*Task item*:
In the records that follow, find the line with "5 independent spinners, each"; from there, retype every line exactly through the line with "A fair 12-sided", which also belongs to the answer.

** Opening Record excerpts block **

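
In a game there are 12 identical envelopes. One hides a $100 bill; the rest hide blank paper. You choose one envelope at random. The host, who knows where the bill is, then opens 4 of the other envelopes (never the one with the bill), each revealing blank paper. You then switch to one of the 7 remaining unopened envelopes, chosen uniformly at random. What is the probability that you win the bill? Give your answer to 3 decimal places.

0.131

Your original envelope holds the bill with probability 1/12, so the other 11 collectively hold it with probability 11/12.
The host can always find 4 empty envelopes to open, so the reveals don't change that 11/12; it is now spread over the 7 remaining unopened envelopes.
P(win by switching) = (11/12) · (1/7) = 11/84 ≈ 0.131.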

** Closing Record excerpts block **
** Opening Record excerpts block **

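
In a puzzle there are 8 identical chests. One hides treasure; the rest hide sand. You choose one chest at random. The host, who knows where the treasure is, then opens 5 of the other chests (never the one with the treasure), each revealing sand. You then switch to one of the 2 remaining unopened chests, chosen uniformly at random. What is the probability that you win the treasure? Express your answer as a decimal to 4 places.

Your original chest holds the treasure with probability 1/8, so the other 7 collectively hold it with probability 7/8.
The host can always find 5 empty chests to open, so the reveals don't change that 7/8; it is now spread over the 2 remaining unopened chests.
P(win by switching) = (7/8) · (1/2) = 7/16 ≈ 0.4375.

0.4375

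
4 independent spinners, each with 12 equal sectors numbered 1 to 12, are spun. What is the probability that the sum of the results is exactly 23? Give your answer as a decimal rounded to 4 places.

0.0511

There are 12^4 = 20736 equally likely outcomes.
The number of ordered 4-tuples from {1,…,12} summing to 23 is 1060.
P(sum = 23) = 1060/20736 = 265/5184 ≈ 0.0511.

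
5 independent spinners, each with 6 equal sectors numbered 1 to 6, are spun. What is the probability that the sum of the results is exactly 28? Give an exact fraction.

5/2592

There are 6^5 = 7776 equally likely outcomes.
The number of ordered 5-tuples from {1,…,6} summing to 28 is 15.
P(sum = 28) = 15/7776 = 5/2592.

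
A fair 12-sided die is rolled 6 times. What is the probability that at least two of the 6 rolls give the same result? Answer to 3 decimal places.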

** Closing Record excerpts block **

*Answer to the problem*:
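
5 independent spinners, each with 6 equal sectors numbered 1 to 6, are spun. What is the probability that the sum of the results is exactly 28? Give an exact fraction.

5/2592

There are 6^5 = 7776 equally likely outcomes.
The number of ordered 5-tuples from {1,…,6} summing to 28 is 15.
P(sum = 28) = 15/7776 = 5/2592.

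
A fair 12-sided die is rolled 6 times. What is the probability that at least two of the 6 rolls give the same result? Answer to 3 decimal places.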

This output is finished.